**TASK INSTRUCTIONS:** Reproduce the records below exactly as given.

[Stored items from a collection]

★ ★ ★

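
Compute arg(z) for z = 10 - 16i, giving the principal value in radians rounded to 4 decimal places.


Step 1: z = 10 - 16i
Step 2: arg(z) = atan2(-16, 10)
Step 3: arg(z) = -1.0122

-1.0122


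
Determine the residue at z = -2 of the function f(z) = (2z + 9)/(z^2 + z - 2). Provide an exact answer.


Step 1: Q(z) = z^2 + z - 2 = (z + 2)(z - 1)
Step 2: Q'(z) = 2z + 1
Step 3: Q'(-2) = -3, P(-2) = 5
Step 4: Res = P(-2)/Q'(-2) = 5/(-3) = -5/3

-5/3


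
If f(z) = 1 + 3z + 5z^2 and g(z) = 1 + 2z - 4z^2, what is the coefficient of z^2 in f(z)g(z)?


Step 1: z^2 term in f*g comes from: (1)*(-4z^2) + (3z)*(2z) + (5z^2)*(1)
Step 2: = -4 + 6 + 5
Step 3: = 7

7


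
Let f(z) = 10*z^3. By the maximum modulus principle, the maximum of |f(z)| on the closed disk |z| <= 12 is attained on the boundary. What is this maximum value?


Step 1: On |z| = 12, |f(z)| = 10 * |z|^3 = 10 * 12^3
Step 2: By maximum modulus principle, maximum is on boundary.
Step 3: Maximum = 10 * 1728 = 17280

17280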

★ ★ ★

**EXPECTED ANSWER:**
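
Compute arg(z) for z = 10 - 16i, giving the principal value in radians rounded to 4 decimal places.


Step 1: z = 10 - 16i
Step 2: arg(z) = atan2(-16, 10)
Step 3: arg(z) = -1.0122

-1.0122


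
Determine the residue at z = -2 of the function f(z) = (2z + 9)/(z^2 + z - 2). Provide an exact answer.


Step 1: Q(z) = z^2 + z - 2 = (z + 2)(z - 1)
Step 2: Q'(z) = 2z + 1
Step 3: Q'(-2) = -3, P(-2) = 5
Step 4: Res = P(-2)/Q'(-2) = 5/(-3) = -5/3

-5/3


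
If f(z) = 1 + 3z + 5z^2 and g(z) = 1 + 2z - 4z^2, what is the coefficient of z^2 in f(z)g(z)?


Step 1: z^2 term in f*g comes from: (1)*(-4z^2) + (3z)*(2z) + (5z^2)*(1)
Step 2: = -4 + 6 + 5
Step 3: = 7

7


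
Let f(z) = 10*z^3. By the maximum modulus principle, the maximum of |f(z)| on the closed disk |z| <= 12 is attained on the boundary. What is this maximum value?


Step 1: On |z| = 12, |f(z)| = 10 * |z|^3 = 10 * 12^3
Step 2: By maximum modulus principle, maximum is on boundary.
Step 3: Maximum = 10 * 1728 = 17280

17280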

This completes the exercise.